#### [TASK INSTRUCTIONS]
An exact copy of the listing is what is needed here; write it out in full.

#### [STORED DATA]
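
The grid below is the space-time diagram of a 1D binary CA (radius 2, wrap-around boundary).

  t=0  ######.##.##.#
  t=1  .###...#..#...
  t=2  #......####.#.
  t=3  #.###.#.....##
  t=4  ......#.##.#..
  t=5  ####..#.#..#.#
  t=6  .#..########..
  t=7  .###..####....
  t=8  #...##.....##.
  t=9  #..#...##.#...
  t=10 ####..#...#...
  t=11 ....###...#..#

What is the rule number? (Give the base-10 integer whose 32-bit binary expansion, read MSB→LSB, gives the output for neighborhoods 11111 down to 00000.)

2189231673

  [31] ##### => #  t=0,i=1
  [30] ####. => .  t=0,i=4
  [29] ###.# => .  t=0,i=5
  [28] ###.. => .  t=1,i=3
  [27] ##.## => .  t=0,i=6
  [26] ##.#. => .  t=2,i=11
  [25] ##..# => #  t=5,i=4
  [24] ##... => .  t=1,i=4
  [23] #.### => .  t=0,i=13
  [22] #.##. => #  t=0,i=7
  [21] #.#.# => #  t=2,i=12
  [20] #.#.. => #  t=2,i=0
  [19] #..## => #  t=6,i=3
  [18] #..#. => #  t=1,i=9
  [17] #...# => .  t=1,i=5
  [16] #.... => #  t=1,i=12
  [15] .#### => .  t=0,i=0
  [14] .###. => .  t=1,i=2
  [13] .##.# => .  t=0,i=8
  [12] .##.. => .  t=8,i=5
  [11] .#.## => .  t=4,i=7
  [10] .#.#. => #  t=2,i=13
  [9] .#..# => #  t=1,i=8
  [8] .#... => .  t=1,i=11
  [7] ..### => .  t=1,i=1
  [6] ..##. => .  t=8,i=4
  [5] ..#.# => #  t=4,i=6
  [4] ..#.. => #  t=1,i=7
  [3] ...## => #  t=1,i=0
  [2] ...#. => .  t=1,i=6
  [1] ....# => .  t=1,i=13
  [0] ..... => #  t=2,i=3
  bits 10000010011111010000011000111001 = 2189231673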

#### [WORKED SOLUTION]
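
The grid below is the space-time diagram of a 1D binary CA (radius 2, wrap-around boundary).

  t=0  ######.##.##.#
  t=1  .###...#..#...
  t=2  #......####.#.
  t=3  #.###.#.....##
  t=4  ......#.##.#..
  t=5  ####..#.#..#.#
  t=6  .#..########..
  t=7  .###..####....
  t=8  #...##.....##.
  t=9  #..#...##.#...
  t=10 ####..#...#...
  t=11 ....###...#..#

What is the rule number? (Give the base-10 integer whose 32-bit binary expansion, read MSB→LSB, gives the output for neighborhoods 11111 down to 00000.)

2189231673

  [31] ##### => #  t=0,i=1
  [30] ####. => .  t=0,i=4
  [29] ###.# => .  t=0,i=5
  [28] ###.. => .  t=1,i=3
  [27] ##.## => .  t=0,i=6
  [26] ##.#. => .  t=2,i=11
  [25] ##..# => #  t=5,i=4
  [24] ##... => .  t=1,i=4
  [23] #.### => .  t=0,i=13
  [22] #.##. => #  t=0,i=7
  [21] #.#.# => #  t=2,i=12
  [20] #.#.. => #  t=2,i=0
  [19] #..## => #  t=6,i=3
  [18] #..#. => #  t=1,i=9
  [17] #...# => .  t=1,i=5
  [16] #.... => #  t=1,i=12
  [15] .#### => .  t=0,i=0
  [14] .###. => .  t=1,i=2
  [13] .##.# => .  t=0,i=8
  [12] .##.. => .  t=8,i=5
  [11] .#.## => .  t=4,i=7
  [10] .#.#. => #  t=2,i=13
  [9] .#..# => #  t=1,i=8
  [8] .#... => .  t=1,i=11
  [7] ..### => .  t=1,i=1
  [6] ..##. => .  t=8,i=4
  [5] ..#.# => #  t=4,i=6
  [4] ..#.. => #  t=1,i=7
  [3] ...## => #  t=1,i=0
  [2] ...#. => .  t=1,i=6
  [1] ....# => .  t=1,i=13
  [0] ..... => #  t=2,i=3
  bits 10000010011111010000011000111001 = 2189231673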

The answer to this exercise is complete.